--- Your goal ---
Look below for the line holding "Given the draws, what" and the line holding "There are 5". Transcribe exactly those lines and all lines between them, nothing more.

--- Entries shown ---
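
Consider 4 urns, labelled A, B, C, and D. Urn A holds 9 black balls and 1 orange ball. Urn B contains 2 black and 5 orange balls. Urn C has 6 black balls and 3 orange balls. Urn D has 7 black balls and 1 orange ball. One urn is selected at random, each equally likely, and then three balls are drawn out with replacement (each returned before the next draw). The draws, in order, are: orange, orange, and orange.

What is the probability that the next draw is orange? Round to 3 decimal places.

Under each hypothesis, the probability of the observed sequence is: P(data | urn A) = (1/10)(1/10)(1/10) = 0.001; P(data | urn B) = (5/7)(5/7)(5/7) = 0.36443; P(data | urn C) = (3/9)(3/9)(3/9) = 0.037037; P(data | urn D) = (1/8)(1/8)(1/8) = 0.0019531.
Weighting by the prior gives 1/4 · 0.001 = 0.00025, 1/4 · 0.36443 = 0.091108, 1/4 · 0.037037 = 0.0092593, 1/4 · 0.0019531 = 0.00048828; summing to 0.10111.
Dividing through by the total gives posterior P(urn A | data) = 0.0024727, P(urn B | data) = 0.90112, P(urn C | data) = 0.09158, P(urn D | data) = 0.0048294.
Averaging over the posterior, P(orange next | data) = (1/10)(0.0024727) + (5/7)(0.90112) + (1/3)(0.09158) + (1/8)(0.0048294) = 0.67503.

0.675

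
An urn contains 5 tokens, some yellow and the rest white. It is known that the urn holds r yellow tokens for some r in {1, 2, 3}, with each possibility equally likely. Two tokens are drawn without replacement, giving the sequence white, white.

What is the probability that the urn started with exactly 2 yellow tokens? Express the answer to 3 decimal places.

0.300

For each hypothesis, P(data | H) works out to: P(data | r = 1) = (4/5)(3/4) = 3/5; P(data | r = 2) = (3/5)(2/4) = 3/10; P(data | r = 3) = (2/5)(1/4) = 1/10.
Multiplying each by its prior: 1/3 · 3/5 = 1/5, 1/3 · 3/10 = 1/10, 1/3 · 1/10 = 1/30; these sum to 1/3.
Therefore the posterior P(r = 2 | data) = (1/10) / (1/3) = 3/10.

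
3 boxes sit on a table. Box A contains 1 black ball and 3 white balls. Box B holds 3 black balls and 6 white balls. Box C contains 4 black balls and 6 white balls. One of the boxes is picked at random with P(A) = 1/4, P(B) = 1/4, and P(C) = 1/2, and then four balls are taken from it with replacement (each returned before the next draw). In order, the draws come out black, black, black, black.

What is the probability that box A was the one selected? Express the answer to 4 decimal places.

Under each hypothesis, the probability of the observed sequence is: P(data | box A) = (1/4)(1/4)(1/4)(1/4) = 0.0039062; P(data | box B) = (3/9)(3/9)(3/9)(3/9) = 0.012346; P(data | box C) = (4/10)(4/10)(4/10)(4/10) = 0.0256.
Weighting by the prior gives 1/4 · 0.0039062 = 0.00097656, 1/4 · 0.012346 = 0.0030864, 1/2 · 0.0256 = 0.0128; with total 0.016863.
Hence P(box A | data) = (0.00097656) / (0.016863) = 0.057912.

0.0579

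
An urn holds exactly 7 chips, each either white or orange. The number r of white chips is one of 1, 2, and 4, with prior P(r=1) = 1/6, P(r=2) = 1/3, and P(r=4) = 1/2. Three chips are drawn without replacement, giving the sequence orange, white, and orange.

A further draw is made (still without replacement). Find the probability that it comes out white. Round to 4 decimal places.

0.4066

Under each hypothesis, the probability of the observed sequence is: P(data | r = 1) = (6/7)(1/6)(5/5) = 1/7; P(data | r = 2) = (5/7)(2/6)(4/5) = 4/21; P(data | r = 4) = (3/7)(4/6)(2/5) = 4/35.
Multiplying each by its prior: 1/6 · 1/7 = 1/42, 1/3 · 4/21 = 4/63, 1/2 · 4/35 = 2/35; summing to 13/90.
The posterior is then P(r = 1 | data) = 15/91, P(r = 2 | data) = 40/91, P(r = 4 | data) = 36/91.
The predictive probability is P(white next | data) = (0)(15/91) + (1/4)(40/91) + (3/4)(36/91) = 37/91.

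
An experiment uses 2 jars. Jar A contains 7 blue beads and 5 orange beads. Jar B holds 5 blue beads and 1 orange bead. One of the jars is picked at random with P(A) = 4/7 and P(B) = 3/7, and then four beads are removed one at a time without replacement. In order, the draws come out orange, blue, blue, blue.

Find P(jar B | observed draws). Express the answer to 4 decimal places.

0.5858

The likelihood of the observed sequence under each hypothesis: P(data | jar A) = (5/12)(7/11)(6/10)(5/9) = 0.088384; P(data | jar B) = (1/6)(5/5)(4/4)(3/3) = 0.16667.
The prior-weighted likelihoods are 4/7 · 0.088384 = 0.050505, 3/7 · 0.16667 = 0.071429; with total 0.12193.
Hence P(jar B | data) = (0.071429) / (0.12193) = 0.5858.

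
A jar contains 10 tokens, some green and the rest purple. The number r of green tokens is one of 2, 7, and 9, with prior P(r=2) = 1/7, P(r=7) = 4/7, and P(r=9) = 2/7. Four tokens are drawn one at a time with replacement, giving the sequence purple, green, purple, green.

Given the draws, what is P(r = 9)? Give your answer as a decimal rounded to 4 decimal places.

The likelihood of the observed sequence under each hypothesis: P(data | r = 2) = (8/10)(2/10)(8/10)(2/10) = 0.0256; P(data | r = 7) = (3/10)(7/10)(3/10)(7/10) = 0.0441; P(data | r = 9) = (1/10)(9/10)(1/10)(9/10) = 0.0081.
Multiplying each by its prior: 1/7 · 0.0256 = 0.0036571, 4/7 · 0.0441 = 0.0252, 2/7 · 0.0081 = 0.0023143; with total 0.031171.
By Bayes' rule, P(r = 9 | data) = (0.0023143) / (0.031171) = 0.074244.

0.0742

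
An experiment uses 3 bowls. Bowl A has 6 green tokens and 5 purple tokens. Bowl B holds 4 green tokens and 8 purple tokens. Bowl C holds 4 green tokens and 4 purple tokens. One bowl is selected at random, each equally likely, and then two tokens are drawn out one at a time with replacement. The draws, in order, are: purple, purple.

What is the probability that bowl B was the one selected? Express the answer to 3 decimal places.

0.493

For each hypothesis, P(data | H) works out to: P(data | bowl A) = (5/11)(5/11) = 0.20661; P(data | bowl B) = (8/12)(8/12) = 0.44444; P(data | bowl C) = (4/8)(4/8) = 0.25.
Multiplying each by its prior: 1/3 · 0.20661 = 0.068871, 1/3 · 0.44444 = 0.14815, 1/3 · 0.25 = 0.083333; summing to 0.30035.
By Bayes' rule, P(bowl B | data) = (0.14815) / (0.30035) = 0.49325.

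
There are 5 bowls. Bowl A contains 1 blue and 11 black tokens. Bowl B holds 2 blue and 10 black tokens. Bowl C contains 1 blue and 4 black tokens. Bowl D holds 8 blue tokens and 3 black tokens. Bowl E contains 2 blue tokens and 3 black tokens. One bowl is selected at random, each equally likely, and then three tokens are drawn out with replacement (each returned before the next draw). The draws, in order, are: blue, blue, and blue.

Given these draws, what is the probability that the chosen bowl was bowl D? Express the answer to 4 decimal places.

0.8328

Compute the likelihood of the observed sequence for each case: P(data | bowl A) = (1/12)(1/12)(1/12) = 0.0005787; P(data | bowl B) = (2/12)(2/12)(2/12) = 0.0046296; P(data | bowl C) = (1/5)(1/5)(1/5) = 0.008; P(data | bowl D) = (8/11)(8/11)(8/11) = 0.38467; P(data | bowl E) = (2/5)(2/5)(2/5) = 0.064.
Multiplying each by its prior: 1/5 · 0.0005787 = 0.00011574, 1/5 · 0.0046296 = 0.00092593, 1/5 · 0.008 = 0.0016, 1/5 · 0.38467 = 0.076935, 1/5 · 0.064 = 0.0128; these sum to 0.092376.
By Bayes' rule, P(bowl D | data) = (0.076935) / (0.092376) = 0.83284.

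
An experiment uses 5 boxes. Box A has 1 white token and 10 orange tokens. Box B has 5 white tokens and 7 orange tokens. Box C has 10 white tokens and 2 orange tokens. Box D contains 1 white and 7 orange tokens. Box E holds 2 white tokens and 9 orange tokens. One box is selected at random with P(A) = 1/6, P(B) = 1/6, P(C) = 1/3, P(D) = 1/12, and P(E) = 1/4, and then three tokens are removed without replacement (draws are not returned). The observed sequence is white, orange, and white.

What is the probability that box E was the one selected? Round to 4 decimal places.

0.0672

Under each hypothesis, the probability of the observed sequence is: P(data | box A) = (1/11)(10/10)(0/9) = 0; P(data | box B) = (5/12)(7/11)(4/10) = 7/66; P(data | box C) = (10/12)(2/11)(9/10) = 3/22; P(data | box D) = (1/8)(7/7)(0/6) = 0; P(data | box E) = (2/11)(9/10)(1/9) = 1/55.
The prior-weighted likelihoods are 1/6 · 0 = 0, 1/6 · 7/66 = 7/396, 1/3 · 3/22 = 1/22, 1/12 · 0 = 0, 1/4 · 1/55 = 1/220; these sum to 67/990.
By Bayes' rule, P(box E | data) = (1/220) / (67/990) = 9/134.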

--- Result for this task ---
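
Given the draws, what is P(r = 9)? Give your answer as a decimal rounded to 4 decimal places.

The likelihood of the observed sequence under each hypothesis: P(data | r = 2) = (8/10)(2/10)(8/10)(2/10) = 0.0256; P(data | r = 7) = (3/10)(7/10)(3/10)(7/10) = 0.0441; P(data | r = 9) = (1/10)(9/10)(1/10)(9/10) = 0.0081.
Multiplying each by its prior: 1/7 · 0.0256 = 0.0036571, 4/7 · 0.0441 = 0.0252, 2/7 · 0.0081 = 0.0023143; with total 0.031171.
By Bayes' rule, P(r = 9 | data) = (0.0023143) / (0.031171) = 0.074244.

0.0742

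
An experiment uses 3 bowls. Bowl A has 6 green tokens and 5 purple tokens. Bowl B holds 4 green tokens and 8 purple tokens. Bowl C holds 4 green tokens and 4 purple tokens. One bowl is selected at random, each equally likely, and then two tokens are drawn out one at a time with replacement. The draws, in order, are: purple, purple.

What is the probability that bowl B was the one selected? Express the answer to 3 decimal places.

0.493

For each hypothesis, P(data | H) works out to: P(data | bowl A) = (5/11)(5/11) = 0.20661; P(data | bowl B) = (8/12)(8/12) = 0.44444; P(data | bowl C) = (4/8)(4/8) = 0.25.
Multiplying each by its prior: 1/3 · 0.20661 = 0.068871, 1/3 · 0.44444 = 0.14815, 1/3 · 0.25 = 0.083333; summing to 0.30035.
By Bayes' rule, P(bowl B | data) = (0.14815) / (0.30035) = 0.49325.

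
There are 5 bowls. Bowl A contains 1 blue and 11 black tokens. Bowl B holds 2 blue and 10 black tokens. Bowl C contains 1 blue and 4 black tokens. Bowl D holds 8 blue tokens and 3 black tokens. Bowl E contains 2 blue tokens and 3 black tokens. One bowl is selected at random, each equally likely, and then three tokens are drawn out with replacement (each returned before the next draw). The draws, in order, are: blue, blue, and blue.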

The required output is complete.